Record extracts

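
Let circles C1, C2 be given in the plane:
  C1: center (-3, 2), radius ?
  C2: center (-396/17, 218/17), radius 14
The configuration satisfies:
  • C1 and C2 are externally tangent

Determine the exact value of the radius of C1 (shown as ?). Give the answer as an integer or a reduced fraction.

9

1. [ext C1·C2]  r_C1² + 28r_C1 − 333 = 0  ⇒  r_C1 = 9 (r>0 drops 1)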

What you have to do
Set down exactly the line that holds "are externally tangent" and all lines after it to the end of the data.

Response
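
  • C1 and C2 are externally tangent

Determine the exact value of the radius of C1 (shown as ?). Give the answer as an integer or a reduced fraction.

9

1. [ext C1·C2]  r_C1² + 28r_C1 − 333 = 0  ⇒  r_C1 = 9 (r>0 drops 1)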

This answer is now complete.